INSTRUCTIONS FOR THE TASK: Go through the data below and gather each line containing "DDoS".

Dataset entries
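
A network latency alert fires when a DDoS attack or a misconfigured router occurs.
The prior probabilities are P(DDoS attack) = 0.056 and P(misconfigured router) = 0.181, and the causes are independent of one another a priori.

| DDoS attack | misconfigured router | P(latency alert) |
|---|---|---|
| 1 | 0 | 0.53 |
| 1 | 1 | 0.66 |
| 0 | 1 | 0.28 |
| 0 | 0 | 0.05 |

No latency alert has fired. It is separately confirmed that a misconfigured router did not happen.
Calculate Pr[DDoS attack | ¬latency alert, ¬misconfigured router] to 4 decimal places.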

REPLY TO THE TASK:
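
A network latency alert fires when a DDoS attack or a misconfigured router occurs.
The prior probabilities are P(DDoS attack) = 0.056 and P(misconfigured router) = 0.181, and the causes are independent of one another a priori.
| DDoS attack | misconfigured router | P(latency alert) |
Calculate Pr[DDoS attack | ¬latency alert, ¬misconfigured router] to 4 decimal places.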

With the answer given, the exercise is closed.